Your task: In the entries that follow, the lines from the one with "- General merchandise: 9.25%" through the one with "books | $12.95 |" are the ones to write out, exactly and with both ends included. Nothing else should appear.

Records for the task:
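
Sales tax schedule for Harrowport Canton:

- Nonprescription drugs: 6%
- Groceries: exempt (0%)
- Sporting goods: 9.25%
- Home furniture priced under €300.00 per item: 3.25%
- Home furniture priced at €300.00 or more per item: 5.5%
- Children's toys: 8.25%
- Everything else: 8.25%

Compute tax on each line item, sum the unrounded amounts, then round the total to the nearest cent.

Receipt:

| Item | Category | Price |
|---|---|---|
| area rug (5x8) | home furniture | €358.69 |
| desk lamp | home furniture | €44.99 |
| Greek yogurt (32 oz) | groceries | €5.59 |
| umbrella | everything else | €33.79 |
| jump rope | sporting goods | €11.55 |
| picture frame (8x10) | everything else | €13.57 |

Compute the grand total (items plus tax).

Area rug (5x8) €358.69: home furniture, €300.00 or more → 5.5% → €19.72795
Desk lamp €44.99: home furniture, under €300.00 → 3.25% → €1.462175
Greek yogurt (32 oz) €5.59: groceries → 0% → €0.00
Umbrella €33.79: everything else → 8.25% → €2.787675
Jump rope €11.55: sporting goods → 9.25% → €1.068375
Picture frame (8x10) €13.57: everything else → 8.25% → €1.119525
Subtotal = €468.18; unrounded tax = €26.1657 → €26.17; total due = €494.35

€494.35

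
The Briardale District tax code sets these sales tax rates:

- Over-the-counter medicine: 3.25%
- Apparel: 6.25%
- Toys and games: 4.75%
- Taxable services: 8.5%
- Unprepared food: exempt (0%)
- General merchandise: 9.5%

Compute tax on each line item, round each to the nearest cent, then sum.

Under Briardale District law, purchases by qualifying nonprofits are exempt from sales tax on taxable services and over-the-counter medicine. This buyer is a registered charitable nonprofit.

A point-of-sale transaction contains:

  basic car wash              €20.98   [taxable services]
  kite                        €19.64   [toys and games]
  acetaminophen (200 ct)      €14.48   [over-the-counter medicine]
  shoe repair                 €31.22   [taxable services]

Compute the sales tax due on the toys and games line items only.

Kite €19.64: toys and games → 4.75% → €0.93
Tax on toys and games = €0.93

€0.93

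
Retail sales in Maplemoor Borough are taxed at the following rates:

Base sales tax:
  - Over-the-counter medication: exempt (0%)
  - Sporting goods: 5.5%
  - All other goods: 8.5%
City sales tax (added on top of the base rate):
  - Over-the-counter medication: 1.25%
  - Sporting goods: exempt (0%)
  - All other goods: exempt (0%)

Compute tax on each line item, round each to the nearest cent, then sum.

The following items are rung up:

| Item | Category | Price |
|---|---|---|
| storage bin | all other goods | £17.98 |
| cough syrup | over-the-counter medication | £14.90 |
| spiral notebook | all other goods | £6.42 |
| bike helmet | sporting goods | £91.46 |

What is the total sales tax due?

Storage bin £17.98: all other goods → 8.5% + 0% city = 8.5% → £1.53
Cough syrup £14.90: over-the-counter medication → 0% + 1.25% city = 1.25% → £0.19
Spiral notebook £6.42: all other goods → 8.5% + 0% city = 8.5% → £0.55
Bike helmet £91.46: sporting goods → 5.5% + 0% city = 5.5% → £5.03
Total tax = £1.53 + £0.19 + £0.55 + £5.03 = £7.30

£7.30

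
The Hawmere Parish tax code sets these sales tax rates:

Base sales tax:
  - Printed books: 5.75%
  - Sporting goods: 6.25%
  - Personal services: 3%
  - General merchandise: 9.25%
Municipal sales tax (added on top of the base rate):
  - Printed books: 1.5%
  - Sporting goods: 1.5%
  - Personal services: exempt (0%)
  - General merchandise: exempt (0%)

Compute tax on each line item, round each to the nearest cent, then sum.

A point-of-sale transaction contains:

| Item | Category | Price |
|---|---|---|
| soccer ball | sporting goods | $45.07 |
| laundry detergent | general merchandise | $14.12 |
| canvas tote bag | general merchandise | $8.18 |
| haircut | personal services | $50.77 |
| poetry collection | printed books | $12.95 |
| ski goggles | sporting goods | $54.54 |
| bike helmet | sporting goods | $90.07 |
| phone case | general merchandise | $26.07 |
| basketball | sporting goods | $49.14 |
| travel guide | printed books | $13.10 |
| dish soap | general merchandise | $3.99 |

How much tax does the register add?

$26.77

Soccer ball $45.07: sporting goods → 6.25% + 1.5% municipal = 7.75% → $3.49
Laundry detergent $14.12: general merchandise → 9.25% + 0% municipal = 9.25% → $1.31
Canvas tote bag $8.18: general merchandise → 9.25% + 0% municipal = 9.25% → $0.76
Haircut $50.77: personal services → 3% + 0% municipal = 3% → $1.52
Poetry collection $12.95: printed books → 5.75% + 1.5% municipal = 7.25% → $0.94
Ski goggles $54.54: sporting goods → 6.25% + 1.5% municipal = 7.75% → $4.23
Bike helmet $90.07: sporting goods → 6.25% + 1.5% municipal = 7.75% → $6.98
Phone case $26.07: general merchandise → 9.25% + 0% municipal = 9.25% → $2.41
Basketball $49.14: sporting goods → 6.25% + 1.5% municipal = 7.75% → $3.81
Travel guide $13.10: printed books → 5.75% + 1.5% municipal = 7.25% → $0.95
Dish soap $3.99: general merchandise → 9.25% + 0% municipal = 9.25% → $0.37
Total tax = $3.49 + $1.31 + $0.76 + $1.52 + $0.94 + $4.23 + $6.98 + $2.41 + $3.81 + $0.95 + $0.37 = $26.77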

Answer:
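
  - General merchandise: 9.25%
Municipal sales tax (added on top of the base rate):
  - Printed books: 1.5%
  - Sporting goods: 1.5%
  - Personal services: exempt (0%)
  - General merchandise: exempt (0%)

Compute tax on each line item, round each to the nearest cent, then sum.

A point-of-sale transaction contains:

| Item | Category | Price |
|---|---|---|
| soccer ball | sporting goods | $45.07 |
| laundry detergent | general merchandise | $14.12 |
| canvas tote bag | general merchandise | $8.18 |
| haircut | personal services | $50.77 |
| poetry collection | printed books | $12.95 |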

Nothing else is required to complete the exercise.